▸ **WORK TASK**: Lift out, unaltered, the lines of the material below between the line holding "F -> [null, E, E]" and the line holding "B -> [F, null, C]", counting both.
= = = =
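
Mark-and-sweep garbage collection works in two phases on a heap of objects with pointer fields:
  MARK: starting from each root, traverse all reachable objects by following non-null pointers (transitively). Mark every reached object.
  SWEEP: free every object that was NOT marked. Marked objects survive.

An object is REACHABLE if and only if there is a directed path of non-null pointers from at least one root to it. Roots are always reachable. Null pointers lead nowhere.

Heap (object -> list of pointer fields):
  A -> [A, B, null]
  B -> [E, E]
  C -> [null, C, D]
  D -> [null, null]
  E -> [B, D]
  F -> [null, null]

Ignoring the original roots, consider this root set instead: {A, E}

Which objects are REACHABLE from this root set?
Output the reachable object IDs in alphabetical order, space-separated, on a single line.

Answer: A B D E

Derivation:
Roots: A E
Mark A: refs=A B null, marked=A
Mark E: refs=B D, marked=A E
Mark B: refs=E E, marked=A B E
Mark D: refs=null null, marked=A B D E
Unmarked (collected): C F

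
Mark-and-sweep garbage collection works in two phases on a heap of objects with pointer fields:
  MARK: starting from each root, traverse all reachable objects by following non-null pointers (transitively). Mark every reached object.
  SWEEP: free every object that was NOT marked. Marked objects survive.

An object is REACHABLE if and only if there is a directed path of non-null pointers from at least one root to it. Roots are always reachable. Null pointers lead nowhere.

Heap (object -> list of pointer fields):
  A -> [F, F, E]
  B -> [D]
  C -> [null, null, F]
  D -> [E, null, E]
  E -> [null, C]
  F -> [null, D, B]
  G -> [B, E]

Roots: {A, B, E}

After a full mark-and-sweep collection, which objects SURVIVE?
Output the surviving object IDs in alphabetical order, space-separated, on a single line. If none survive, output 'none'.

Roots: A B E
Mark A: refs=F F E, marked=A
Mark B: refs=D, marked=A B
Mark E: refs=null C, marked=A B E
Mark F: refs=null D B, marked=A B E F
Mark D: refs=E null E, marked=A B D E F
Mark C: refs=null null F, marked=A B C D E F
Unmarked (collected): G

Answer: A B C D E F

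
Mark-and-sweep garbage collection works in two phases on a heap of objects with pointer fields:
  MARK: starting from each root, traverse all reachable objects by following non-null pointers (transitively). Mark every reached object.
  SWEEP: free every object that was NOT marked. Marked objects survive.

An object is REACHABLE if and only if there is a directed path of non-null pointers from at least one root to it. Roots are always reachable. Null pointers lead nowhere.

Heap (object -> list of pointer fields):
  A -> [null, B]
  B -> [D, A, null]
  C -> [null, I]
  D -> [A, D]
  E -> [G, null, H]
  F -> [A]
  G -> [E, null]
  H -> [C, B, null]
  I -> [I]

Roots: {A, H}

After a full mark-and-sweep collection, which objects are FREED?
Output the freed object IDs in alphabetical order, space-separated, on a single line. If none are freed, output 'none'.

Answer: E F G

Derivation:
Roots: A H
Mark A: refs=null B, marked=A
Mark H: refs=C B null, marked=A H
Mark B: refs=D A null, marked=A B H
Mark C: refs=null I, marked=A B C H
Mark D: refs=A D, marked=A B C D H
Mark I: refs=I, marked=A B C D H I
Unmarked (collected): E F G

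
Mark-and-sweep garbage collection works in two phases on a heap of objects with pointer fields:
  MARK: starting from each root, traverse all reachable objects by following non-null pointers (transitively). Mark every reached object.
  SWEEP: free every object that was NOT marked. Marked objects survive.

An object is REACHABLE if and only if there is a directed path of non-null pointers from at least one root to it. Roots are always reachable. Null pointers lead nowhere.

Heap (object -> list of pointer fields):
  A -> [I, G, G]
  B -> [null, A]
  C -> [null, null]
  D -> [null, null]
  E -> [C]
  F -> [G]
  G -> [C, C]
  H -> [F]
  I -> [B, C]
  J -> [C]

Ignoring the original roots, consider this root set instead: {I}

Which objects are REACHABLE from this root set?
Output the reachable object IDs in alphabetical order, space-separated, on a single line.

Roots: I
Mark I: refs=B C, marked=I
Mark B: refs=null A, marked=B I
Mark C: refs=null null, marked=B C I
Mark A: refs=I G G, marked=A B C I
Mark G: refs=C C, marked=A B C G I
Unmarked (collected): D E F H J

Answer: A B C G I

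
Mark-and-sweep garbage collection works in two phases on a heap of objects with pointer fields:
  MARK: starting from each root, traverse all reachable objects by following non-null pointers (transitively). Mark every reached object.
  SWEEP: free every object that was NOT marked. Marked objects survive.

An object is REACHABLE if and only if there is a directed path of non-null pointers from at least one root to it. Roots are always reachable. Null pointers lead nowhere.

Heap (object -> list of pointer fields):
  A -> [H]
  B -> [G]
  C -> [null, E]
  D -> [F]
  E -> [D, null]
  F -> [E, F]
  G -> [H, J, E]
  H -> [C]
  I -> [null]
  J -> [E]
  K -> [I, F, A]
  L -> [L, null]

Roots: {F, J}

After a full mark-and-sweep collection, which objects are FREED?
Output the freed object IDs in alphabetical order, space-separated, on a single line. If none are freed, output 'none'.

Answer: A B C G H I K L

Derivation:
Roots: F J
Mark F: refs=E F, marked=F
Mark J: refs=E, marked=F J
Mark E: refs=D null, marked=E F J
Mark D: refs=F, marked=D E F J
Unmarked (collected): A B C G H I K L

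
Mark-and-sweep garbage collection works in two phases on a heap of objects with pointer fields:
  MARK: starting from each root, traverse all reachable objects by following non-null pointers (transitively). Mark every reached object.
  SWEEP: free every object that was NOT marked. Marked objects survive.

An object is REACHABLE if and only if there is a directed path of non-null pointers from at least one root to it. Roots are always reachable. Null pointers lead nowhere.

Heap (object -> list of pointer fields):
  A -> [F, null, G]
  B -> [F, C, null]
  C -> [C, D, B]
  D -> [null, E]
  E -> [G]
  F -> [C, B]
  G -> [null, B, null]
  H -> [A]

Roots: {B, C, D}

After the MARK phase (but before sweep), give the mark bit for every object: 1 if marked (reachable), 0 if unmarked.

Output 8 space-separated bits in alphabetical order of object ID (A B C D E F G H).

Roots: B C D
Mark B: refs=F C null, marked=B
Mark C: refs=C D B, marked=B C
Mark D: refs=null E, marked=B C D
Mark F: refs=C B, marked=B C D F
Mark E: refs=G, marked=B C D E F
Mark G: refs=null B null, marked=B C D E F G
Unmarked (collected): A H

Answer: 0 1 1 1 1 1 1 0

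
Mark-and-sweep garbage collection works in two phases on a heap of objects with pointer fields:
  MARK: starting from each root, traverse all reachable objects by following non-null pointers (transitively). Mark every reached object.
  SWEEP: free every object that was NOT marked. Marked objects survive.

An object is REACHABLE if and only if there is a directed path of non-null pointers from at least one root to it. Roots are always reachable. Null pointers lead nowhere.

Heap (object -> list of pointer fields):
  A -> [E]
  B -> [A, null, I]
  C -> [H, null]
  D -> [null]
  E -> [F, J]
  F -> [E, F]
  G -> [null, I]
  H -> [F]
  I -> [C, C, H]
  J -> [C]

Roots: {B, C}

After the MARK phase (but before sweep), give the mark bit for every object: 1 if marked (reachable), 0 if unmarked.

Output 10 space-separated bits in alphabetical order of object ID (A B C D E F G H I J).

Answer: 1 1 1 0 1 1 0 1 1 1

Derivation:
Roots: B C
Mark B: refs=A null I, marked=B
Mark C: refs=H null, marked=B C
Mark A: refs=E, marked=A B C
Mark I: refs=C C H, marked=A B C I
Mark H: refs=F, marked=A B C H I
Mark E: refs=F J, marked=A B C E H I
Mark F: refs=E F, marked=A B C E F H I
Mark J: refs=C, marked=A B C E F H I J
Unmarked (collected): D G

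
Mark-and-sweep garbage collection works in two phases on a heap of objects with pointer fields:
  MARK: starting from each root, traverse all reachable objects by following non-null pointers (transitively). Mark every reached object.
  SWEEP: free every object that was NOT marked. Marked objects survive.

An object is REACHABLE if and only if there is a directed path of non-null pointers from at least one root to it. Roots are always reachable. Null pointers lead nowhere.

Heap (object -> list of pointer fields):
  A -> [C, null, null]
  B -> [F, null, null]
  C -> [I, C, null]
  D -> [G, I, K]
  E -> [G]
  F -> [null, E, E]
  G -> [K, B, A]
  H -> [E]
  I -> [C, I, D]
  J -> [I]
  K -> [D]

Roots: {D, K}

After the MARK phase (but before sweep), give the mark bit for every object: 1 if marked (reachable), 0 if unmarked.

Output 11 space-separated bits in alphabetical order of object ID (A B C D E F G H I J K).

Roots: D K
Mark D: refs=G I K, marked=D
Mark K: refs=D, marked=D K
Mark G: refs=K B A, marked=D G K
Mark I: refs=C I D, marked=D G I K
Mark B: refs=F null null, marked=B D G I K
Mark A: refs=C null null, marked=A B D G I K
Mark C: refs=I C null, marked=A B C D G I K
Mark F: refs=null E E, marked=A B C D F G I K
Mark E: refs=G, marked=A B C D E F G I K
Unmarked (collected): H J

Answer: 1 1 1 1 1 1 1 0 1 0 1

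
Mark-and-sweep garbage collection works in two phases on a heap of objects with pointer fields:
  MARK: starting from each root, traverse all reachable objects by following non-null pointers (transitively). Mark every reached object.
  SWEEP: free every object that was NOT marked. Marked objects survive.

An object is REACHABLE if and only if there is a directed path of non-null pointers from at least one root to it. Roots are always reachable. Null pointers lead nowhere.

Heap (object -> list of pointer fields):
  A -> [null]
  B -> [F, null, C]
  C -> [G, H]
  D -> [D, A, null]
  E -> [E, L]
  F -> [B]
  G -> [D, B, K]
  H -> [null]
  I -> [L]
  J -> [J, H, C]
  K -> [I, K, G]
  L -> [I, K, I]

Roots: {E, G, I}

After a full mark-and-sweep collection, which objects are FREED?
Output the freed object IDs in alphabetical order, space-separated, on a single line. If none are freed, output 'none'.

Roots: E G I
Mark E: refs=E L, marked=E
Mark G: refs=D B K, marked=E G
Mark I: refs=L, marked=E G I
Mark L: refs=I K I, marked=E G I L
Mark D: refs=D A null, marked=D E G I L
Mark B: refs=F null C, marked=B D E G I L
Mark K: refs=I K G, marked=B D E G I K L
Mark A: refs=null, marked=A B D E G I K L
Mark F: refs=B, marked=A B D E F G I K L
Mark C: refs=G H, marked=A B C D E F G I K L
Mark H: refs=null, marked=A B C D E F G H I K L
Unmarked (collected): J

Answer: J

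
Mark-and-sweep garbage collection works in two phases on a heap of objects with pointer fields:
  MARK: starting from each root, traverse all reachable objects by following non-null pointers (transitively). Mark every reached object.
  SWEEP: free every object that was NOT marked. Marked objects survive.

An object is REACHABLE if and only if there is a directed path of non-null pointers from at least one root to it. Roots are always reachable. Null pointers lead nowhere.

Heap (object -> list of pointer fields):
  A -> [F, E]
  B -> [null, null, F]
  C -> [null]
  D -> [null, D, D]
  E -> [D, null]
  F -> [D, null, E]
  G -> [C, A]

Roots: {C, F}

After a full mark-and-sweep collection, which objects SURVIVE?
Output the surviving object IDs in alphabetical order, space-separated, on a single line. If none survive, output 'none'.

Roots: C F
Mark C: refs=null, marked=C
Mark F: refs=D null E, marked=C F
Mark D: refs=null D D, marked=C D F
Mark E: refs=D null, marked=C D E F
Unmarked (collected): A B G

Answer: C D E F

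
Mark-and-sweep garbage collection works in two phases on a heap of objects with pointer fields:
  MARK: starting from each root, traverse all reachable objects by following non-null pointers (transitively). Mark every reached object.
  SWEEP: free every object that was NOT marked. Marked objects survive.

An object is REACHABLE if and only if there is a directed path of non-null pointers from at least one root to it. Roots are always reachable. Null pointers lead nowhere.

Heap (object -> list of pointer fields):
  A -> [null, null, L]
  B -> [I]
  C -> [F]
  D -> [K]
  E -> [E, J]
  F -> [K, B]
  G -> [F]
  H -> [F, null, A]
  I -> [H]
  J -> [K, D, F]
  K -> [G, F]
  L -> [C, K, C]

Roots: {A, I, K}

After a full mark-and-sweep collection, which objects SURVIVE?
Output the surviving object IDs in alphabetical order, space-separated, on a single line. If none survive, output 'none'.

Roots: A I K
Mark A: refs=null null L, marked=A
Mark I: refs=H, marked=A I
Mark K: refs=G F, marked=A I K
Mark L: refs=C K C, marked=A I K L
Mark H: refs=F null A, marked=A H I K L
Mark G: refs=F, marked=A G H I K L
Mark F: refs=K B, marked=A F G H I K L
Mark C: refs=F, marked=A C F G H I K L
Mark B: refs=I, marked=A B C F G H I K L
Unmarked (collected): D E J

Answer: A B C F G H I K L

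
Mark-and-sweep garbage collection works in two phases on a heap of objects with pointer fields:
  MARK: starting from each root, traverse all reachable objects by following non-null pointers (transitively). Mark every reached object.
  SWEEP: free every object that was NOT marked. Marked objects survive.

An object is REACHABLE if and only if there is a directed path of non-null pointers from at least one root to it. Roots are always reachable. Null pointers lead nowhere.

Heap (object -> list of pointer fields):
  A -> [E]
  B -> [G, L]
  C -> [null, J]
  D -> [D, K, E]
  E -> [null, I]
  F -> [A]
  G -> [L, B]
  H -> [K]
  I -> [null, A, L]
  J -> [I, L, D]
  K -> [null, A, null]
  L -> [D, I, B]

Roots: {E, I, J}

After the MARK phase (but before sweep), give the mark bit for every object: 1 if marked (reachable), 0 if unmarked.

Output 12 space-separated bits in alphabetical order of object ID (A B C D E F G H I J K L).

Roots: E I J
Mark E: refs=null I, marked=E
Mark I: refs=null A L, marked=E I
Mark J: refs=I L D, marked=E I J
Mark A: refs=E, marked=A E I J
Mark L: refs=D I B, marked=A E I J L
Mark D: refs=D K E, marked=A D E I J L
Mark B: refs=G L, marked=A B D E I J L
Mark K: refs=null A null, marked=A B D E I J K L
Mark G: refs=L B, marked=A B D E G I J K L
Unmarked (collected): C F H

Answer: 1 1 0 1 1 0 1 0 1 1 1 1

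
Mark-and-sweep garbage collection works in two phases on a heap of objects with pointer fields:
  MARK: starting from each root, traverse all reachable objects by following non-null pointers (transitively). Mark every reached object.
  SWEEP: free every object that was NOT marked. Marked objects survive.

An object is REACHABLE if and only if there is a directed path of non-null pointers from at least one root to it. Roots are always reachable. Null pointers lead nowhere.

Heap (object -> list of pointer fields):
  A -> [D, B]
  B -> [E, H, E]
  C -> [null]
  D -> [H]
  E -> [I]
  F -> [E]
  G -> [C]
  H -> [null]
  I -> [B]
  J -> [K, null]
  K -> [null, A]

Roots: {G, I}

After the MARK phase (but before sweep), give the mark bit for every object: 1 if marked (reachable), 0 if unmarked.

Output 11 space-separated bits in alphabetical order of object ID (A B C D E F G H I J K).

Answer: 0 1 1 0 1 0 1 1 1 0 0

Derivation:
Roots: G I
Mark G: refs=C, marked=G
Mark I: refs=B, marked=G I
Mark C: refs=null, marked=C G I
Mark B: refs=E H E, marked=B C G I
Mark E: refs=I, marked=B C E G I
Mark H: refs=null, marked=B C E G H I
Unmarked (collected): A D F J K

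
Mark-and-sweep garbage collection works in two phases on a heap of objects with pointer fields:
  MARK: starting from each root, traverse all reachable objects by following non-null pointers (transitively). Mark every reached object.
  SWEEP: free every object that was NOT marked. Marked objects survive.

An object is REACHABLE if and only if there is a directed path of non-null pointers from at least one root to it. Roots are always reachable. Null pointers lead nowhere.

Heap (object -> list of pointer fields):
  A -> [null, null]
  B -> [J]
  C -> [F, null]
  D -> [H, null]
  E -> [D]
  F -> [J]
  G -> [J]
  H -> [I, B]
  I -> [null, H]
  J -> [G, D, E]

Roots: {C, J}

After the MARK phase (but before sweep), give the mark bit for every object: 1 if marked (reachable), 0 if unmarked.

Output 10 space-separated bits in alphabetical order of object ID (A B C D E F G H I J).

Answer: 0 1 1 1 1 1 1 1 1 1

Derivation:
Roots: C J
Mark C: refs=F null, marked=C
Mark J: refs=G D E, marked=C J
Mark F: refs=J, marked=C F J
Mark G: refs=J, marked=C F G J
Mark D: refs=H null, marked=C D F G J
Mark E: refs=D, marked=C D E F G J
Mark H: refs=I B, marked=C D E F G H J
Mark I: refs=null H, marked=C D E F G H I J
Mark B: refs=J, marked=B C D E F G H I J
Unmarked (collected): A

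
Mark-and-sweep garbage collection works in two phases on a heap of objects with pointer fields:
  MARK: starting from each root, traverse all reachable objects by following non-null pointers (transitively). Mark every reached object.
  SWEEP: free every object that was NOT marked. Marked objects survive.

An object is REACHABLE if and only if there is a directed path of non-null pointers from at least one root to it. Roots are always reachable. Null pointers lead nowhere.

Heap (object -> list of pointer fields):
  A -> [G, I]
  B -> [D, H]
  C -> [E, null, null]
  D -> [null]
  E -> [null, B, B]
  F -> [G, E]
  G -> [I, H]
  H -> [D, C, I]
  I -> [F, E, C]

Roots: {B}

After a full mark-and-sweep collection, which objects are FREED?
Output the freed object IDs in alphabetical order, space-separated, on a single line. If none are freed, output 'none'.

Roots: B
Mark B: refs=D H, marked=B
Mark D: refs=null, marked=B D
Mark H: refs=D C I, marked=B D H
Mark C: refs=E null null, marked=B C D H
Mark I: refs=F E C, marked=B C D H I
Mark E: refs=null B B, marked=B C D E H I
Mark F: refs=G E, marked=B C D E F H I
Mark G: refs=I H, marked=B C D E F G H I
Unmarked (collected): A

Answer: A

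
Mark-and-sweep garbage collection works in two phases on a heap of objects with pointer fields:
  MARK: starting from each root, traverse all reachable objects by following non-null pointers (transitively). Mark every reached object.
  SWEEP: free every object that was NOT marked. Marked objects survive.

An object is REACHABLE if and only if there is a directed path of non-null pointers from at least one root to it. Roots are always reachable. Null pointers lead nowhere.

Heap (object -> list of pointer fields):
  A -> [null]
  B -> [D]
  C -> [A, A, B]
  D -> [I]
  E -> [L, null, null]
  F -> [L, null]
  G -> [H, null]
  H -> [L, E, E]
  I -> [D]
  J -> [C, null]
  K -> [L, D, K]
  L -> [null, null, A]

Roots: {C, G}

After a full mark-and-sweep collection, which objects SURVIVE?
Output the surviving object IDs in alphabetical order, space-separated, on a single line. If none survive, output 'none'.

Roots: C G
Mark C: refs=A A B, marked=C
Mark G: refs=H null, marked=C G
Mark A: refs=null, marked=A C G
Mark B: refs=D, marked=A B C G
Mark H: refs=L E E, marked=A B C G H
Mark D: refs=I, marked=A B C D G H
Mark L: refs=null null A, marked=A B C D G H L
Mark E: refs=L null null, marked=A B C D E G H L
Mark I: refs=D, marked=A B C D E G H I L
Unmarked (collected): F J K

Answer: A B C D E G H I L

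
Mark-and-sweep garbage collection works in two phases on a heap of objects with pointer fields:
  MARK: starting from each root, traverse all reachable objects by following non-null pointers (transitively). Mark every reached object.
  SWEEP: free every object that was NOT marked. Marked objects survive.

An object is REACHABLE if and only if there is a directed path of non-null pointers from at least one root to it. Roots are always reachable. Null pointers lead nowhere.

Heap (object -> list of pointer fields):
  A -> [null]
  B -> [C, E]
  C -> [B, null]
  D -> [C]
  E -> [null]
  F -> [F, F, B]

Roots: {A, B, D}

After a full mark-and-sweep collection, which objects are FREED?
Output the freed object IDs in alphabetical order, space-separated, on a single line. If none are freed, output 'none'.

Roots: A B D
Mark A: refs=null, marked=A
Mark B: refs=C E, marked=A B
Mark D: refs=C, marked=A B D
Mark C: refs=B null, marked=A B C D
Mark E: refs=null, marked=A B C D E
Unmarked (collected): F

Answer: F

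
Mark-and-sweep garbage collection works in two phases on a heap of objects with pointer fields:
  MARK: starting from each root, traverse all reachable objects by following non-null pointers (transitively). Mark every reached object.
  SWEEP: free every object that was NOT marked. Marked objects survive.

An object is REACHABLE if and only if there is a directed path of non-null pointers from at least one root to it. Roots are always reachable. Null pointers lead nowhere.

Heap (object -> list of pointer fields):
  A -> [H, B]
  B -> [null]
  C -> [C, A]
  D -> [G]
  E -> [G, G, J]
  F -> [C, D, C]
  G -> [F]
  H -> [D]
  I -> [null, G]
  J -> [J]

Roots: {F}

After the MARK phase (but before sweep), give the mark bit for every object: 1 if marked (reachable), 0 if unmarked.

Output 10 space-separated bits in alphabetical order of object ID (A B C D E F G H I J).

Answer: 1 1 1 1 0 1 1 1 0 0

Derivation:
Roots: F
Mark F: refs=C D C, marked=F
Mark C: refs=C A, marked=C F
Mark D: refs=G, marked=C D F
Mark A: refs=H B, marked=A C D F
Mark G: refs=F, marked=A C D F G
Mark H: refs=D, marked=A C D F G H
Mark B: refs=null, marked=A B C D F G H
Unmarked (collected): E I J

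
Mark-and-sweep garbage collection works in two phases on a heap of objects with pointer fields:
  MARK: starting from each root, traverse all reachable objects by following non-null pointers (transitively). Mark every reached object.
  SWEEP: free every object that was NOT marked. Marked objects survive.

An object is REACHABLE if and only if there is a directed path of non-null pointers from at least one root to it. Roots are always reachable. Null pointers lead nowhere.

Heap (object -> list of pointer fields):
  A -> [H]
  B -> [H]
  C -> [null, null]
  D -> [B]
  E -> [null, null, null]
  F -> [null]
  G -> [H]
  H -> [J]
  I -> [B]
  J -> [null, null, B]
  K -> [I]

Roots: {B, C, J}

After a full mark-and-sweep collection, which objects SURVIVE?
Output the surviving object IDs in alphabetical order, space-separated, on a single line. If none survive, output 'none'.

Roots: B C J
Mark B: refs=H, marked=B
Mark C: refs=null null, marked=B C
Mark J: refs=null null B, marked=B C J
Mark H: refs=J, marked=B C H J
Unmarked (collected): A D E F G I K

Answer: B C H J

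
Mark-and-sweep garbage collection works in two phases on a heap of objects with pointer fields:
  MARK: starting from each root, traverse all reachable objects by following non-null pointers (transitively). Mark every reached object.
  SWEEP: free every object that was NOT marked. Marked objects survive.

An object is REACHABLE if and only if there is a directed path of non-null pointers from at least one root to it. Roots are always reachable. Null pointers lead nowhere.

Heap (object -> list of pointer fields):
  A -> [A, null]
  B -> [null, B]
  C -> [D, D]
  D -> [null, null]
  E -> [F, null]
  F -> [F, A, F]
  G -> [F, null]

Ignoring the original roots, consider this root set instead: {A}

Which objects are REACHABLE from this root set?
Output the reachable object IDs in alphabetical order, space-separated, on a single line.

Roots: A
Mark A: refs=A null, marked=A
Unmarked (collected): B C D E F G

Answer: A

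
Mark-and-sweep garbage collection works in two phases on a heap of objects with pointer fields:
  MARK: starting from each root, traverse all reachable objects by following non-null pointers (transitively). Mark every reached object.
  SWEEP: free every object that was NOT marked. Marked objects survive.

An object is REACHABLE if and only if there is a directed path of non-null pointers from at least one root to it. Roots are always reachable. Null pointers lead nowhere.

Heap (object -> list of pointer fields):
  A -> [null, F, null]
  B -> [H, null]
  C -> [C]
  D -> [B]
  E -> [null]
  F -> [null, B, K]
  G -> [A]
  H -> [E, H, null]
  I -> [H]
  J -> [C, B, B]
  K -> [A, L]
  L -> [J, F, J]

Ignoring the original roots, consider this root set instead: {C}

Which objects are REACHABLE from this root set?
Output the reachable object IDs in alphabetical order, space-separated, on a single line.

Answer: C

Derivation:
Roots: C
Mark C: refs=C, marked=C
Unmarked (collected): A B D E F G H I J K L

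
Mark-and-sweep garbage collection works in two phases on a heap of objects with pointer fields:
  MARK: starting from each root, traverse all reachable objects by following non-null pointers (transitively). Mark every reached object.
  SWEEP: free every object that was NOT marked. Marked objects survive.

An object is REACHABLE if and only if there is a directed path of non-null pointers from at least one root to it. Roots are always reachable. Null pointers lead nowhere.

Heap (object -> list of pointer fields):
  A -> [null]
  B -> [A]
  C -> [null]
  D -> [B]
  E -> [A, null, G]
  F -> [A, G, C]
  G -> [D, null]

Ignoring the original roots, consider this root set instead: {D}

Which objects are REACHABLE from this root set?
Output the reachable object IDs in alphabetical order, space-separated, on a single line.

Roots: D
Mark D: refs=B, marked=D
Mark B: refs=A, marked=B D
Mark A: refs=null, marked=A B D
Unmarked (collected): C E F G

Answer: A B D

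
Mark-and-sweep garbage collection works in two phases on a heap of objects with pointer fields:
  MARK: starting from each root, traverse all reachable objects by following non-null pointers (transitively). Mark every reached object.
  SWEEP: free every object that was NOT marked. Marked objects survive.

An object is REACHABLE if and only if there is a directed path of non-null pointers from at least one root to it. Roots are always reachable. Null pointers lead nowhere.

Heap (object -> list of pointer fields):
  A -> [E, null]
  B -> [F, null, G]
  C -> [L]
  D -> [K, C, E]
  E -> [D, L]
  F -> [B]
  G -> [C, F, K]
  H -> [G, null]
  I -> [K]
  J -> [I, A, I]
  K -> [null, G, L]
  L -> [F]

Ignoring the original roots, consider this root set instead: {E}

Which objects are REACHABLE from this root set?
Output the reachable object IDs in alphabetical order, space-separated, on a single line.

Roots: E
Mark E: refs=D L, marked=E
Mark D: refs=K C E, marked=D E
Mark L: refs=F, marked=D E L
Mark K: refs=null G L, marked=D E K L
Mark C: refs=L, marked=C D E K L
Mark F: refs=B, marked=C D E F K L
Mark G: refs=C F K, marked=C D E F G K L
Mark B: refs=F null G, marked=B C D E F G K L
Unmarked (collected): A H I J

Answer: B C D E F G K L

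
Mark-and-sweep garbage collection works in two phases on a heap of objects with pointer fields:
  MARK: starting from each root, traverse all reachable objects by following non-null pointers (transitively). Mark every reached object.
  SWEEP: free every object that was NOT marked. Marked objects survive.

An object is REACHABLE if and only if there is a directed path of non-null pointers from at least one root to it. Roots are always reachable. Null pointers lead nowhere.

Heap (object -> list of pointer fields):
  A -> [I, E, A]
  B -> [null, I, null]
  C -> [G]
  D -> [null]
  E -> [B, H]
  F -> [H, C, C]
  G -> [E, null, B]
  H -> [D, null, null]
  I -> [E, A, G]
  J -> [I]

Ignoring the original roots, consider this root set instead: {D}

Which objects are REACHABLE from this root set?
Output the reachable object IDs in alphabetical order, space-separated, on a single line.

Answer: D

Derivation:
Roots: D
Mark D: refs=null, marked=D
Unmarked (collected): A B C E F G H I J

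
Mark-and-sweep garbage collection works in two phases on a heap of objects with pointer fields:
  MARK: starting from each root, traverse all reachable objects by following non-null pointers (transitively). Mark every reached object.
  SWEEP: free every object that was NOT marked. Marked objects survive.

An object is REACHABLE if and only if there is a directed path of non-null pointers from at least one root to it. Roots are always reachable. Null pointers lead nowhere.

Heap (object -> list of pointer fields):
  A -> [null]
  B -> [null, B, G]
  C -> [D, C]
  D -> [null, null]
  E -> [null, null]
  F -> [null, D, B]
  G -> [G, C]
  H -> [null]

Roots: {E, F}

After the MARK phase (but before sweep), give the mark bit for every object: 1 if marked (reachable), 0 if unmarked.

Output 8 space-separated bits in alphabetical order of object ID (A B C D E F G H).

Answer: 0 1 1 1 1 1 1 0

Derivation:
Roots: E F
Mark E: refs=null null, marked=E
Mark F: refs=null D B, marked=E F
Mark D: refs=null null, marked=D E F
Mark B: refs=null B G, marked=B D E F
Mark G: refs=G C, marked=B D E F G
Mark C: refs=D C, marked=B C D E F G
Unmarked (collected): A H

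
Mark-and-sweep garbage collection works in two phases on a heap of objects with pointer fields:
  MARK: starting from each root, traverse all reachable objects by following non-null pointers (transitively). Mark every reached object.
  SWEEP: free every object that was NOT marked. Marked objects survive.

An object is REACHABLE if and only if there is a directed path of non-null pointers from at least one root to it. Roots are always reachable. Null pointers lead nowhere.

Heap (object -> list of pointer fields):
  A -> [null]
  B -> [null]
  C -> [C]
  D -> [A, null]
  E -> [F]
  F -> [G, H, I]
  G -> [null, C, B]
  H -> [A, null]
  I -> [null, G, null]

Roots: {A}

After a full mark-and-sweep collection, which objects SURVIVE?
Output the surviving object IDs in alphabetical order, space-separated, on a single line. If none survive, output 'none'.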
= = = =
▸ **FINISHED EXERCISE**:
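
  F -> [null, E, E]
  G -> [K, B, A]
  H -> [E]
  I -> [C, I, D]
  J -> [I]
  K -> [D]

Roots: {D, K}

After the MARK phase (but before sweep), give the mark bit for every object: 1 if marked (reachable), 0 if unmarked.

Output 11 space-separated bits in alphabetical order of object ID (A B C D E F G H I J K).

Roots: D K
Mark D: refs=G I K, marked=D
Mark K: refs=D, marked=D K
Mark G: refs=K B A, marked=D G K
Mark I: refs=C I D, marked=D G I K
Mark B: refs=F null null, marked=B D G I K
Mark A: refs=C null null, marked=A B D G I K
Mark C: refs=I C null, marked=A B C D G I K
Mark F: refs=null E E, marked=A B C D F G I K
Mark E: refs=G, marked=A B C D E F G I K
Unmarked (collected): H J

Answer: 1 1 1 1 1 1 1 0 1 0 1

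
Mark-and-sweep garbage collection works in two phases on a heap of objects with pointer fields:
  MARK: starting from each root, traverse all reachable objects by following non-null pointers (transitively). Mark every reached object.
  SWEEP: free every object that was NOT marked. Marked objects survive.

An object is REACHABLE if and only if there is a directed path of non-null pointers from at least one root to it. Roots are always reachable. Null pointers lead nowhere.

Heap (object -> list of pointer fields):
  A -> [null]
  B -> [F, null, C]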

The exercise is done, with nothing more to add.